▶ WHAT IS NEEDED:
All entries below are to be returned in full, exactly as they stand.

▶ PROVIDED RECORDS:
=== Section Start ===
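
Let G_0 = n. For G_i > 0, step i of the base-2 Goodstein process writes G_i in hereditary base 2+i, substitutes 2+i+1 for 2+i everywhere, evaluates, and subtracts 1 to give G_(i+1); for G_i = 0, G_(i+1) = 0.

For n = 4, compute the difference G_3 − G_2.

19

[0] 4 ≡ 2^2 (base 2). Lift 3: 27. −1: 26.
[1] 26 ≡ 2·3^2 + 2·3 + 2 (base 3). Lift 4: 42. −1: 41.
[2] 41 ≡ 2·4^2 + 2·4 + 1 (base 4). Lift 5: 61. −1: 60.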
=== Section End ===
▶ ANSWER SPACE:
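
Let G_0 = n. For G_i > 0, step i of the base-2 Goodstein process writes G_i in hereditary base 2+i, substitutes 2+i+1 for 2+i everywhere, evaluates, and subtracts 1 to give G_(i+1); for G_i = 0, G_(i+1) = 0.

For n = 4, compute the difference G_3 − G_2.

19

[0] 4 ≡ 2^2 (base 2). Lift 3: 27. −1: 26.
[1] 26 ≡ 2·3^2 + 2·3 + 2 (base 3). Lift 4: 42. −1: 41.
[2] 41 ≡ 2·4^2 + 2·4 + 1 (base 4). Lift 5: 61. −1: 60.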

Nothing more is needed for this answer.